=== Collected data ===
= Beginning of Section =
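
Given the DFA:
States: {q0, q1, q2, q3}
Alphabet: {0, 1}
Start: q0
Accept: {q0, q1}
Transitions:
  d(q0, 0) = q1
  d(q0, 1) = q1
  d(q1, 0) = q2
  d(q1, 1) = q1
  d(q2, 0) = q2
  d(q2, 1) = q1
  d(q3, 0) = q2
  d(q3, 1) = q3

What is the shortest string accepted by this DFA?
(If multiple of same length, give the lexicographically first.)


BFS by string length (lex-first path to each state shown):
  len 0: q0<-""
Found accept state at length 0.

"" (empty string)


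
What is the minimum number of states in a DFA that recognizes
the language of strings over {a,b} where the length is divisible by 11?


States track (length) mod 11.
Need 11 states: one per remainder 0..10; accept = remainder 0.

11


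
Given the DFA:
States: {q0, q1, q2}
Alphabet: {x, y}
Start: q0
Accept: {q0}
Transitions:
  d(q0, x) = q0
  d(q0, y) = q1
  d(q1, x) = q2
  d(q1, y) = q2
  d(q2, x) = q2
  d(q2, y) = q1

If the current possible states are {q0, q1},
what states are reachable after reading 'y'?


Apply transition on 'y' from each current state:
  d(q0, y) = q1
  d(q1, y) = q2

{q1, q2}


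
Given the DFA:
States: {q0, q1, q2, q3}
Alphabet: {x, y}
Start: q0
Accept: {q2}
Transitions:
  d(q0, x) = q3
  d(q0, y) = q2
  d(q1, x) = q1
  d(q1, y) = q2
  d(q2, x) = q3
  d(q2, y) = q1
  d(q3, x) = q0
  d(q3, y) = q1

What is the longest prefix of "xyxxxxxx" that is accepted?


Run the DFA, marking each prefix where the state is accepting:
  "" -> q0 [reject]
  "x" -> q3 [reject]
  "xy" -> q1 [reject]
  "xyx" -> q1 [reject]
  "xyxx" -> q1 [reject]
  "xyxxx" -> q1 [reject]
  "xyxxxx" -> q1 [reject]
  "xyxxxxx" -> q1 [reject]
  "xyxxxxxx" -> q1 [reject]

No prefix is accepted


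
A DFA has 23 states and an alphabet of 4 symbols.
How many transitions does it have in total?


Each state has exactly one transition per symbol.
23 * 4 = 92

92


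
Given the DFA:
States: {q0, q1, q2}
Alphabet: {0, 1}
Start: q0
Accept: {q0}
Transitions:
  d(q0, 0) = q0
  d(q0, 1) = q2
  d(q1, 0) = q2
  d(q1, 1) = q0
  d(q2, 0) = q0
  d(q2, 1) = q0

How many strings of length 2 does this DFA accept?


Enumerating all length-2 strings:
  "00" -> q0 [accept]
  "01" -> q2 [reject]
  "10" -> q0 [accept]
  "11" -> q0 [accept]

3 out of 4


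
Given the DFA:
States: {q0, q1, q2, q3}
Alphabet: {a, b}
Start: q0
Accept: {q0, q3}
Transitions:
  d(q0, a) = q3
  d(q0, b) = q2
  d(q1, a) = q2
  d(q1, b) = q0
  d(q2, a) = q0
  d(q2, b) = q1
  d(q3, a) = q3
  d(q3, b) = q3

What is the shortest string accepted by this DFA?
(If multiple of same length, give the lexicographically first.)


BFS by string length (lex-first path to each state shown):
  len 0: q0<-""
Found accept state at length 0.

"" (empty string)


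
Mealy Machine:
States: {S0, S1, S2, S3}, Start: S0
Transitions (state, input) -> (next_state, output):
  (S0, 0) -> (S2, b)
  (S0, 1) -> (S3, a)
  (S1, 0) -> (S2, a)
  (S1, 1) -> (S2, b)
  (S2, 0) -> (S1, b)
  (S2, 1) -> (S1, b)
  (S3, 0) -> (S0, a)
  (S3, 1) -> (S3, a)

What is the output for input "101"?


Step-by-step:
  (S0, 1) -> (S3, a)
  (S3, 0) -> (S0, a)
  (S0, 1) -> (S3, a)

"aaa"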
= End of Section =
=== PROBLEM ===
Every record above belongs in the answer, reproduced exactly.

=== RESPONSE AREA ===
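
Given the DFA:
States: {q0, q1, q2, q3}
Alphabet: {0, 1}
Start: q0
Accept: {q0, q1}
Transitions:
  d(q0, 0) = q1
  d(q0, 1) = q1
  d(q1, 0) = q2
  d(q1, 1) = q1
  d(q2, 0) = q2
  d(q2, 1) = q1
  d(q3, 0) = q2
  d(q3, 1) = q3

What is the shortest string accepted by this DFA?
(If multiple of same length, give the lexicographically first.)


BFS by string length (lex-first path to each state shown):
  len 0: q0<-""
Found accept state at length 0.

"" (empty string)


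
What is the minimum number of states in a DFA that recognizes
the language of strings over {a,b} where the length is divisible by 11?


States track (length) mod 11.
Need 11 states: one per remainder 0..10; accept = remainder 0.

11


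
Given the DFA:
States: {q0, q1, q2}
Alphabet: {x, y}
Start: q0
Accept: {q0}
Transitions:
  d(q0, x) = q0
  d(q0, y) = q1
  d(q1, x) = q2
  d(q1, y) = q2
  d(q2, x) = q2
  d(q2, y) = q1

If the current possible states are {q0, q1},
what states are reachable after reading 'y'?


Apply transition on 'y' from each current state:
  d(q0, y) = q1
  d(q1, y) = q2

{q1, q2}


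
Given the DFA:
States: {q0, q1, q2, q3}
Alphabet: {x, y}
Start: q0
Accept: {q2}
Transitions:
  d(q0, x) = q3
  d(q0, y) = q2
  d(q1, x) = q1
  d(q1, y) = q2
  d(q2, x) = q3
  d(q2, y) = q1
  d(q3, x) = q0
  d(q3, y) = q1

What is the longest prefix of "xyxxxxxx" that is accepted?


Run the DFA, marking each prefix where the state is accepting:
  "" -> q0 [reject]
  "x" -> q3 [reject]
  "xy" -> q1 [reject]
  "xyx" -> q1 [reject]
  "xyxx" -> q1 [reject]
  "xyxxx" -> q1 [reject]
  "xyxxxx" -> q1 [reject]
  "xyxxxxx" -> q1 [reject]
  "xyxxxxxx" -> q1 [reject]

No prefix is accepted


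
A DFA has 23 states and an alphabet of 4 symbols.
How many transitions does it have in total?


Each state has exactly one transition per symbol.
23 * 4 = 92

92


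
Given the DFA:
States: {q0, q1, q2}
Alphabet: {0, 1}
Start: q0
Accept: {q0}
Transitions:
  d(q0, 0) = q0
  d(q0, 1) = q2
  d(q1, 0) = q2
  d(q1, 1) = q0
  d(q2, 0) = q0
  d(q2, 1) = q0

How many strings of length 2 does this DFA accept?


Enumerating all length-2 strings:
  "00" -> q0 [accept]
  "01" -> q2 [reject]
  "10" -> q0 [accept]
  "11" -> q0 [accept]

3 out of 4


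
Given the DFA:
States: {q0, q1, q2, q3}
Alphabet: {a, b}
Start: q0
Accept: {q0, q3}
Transitions:
  d(q0, a) = q3
  d(q0, b) = q2
  d(q1, a) = q2
  d(q1, b) = q0
  d(q2, a) = q0
  d(q2, b) = q1
  d(q3, a) = q3
  d(q3, b) = q3

What is the shortest string accepted by this DFA?
(If multiple of same length, give the lexicographically first.)


BFS by string length (lex-first path to each state shown):
  len 0: q0<-""
Found accept state at length 0.

"" (empty string)


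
Mealy Machine:
States: {S0, S1, S2, S3}, Start: S0
Transitions (state, input) -> (next_state, output):
  (S0, 0) -> (S2, b)
  (S0, 1) -> (S3, a)
  (S1, 0) -> (S2, a)
  (S1, 1) -> (S2, b)
  (S2, 0) -> (S1, b)
  (S2, 1) -> (S1, b)
  (S3, 0) -> (S0, a)
  (S3, 1) -> (S3, a)

What is the output for input "101"?


Step-by-step:
  (S0, 1) -> (S3, a)
  (S3, 0) -> (S0, a)
  (S0, 1) -> (S3, a)

"aaa"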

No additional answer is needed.